=== Begin Enclosure ===

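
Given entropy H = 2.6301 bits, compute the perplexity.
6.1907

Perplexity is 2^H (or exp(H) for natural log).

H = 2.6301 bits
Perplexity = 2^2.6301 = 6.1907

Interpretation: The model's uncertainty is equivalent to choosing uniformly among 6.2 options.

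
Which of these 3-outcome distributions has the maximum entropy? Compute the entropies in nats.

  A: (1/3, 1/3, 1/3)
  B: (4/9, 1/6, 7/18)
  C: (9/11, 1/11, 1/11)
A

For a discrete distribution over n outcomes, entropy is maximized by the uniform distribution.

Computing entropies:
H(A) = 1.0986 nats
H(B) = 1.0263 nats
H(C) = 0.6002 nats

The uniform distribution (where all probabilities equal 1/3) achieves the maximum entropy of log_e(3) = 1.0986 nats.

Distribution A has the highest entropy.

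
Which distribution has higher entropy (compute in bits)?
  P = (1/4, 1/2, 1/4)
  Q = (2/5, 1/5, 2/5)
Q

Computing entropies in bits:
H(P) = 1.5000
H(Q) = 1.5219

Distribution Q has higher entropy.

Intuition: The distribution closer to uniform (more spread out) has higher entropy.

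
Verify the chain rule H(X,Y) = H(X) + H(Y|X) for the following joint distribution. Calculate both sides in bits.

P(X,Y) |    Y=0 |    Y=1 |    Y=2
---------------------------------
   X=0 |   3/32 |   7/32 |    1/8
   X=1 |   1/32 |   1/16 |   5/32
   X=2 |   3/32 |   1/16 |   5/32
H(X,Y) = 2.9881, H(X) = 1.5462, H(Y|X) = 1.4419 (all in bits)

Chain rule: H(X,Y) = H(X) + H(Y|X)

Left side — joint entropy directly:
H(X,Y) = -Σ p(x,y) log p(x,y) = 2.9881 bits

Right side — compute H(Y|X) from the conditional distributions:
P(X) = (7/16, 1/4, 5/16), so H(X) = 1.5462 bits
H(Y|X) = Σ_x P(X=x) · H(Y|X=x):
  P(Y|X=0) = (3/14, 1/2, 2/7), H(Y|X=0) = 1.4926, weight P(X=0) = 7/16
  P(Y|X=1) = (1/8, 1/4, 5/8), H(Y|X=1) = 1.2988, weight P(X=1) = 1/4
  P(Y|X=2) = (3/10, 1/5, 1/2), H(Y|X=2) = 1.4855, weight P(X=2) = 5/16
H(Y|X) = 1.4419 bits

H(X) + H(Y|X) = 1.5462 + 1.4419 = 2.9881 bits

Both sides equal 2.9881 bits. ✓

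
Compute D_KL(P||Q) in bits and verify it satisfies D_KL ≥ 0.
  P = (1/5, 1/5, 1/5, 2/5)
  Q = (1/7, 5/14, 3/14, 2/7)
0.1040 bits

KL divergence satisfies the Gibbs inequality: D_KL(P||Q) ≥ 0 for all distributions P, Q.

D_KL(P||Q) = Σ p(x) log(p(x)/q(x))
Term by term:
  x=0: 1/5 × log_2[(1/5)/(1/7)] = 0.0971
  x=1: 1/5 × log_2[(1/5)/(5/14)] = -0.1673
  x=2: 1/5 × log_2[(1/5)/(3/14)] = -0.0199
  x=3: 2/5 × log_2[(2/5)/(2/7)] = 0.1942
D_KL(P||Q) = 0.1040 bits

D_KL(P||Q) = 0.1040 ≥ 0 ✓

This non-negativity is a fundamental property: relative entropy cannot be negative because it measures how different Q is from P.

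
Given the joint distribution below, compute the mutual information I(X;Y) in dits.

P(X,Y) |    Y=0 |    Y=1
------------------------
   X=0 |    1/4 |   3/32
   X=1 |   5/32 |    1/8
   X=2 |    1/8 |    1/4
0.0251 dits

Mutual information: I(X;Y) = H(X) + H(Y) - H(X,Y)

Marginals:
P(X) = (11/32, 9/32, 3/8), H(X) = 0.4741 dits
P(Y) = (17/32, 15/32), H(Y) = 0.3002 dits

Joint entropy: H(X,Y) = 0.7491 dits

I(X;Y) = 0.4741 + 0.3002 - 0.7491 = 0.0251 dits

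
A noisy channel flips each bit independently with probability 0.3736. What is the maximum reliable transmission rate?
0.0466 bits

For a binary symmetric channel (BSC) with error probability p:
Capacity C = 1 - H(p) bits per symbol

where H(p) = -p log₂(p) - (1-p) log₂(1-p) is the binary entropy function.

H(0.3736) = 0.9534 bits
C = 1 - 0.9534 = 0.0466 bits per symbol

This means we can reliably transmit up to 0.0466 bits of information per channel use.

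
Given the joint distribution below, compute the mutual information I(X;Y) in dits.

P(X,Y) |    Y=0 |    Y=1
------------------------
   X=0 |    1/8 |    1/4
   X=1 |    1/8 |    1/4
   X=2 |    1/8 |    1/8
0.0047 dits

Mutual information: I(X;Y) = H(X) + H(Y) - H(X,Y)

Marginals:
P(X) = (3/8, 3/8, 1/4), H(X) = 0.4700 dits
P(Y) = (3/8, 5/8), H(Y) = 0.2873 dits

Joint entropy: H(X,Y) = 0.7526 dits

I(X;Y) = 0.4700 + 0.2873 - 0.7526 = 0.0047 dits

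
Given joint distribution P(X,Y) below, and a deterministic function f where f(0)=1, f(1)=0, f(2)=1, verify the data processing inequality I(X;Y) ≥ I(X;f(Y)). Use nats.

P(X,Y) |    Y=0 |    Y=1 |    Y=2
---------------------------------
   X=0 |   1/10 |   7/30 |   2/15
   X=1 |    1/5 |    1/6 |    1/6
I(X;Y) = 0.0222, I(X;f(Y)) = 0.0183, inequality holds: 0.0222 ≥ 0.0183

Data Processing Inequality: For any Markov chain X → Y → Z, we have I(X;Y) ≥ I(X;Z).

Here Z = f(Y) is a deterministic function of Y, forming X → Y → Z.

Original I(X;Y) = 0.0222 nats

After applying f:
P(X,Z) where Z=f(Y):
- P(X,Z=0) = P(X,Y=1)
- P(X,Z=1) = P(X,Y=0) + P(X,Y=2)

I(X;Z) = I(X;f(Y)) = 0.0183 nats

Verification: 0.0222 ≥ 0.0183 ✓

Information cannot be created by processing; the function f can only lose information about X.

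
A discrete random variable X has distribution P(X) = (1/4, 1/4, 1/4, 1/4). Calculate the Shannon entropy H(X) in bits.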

=== End Enclosure ===

Work item:
Where does the word "Calculate" appear in the records above? Return every line that holds it.

Answer to this task:
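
Verify the chain rule H(X,Y) = H(X) + H(Y|X) for the following joint distribution. Calculate both sides in bits.
A discrete random variable X has distribution P(X) = (1/4, 1/4, 1/4, 1/4). Calculate the Shannon entropy H(X) in bits.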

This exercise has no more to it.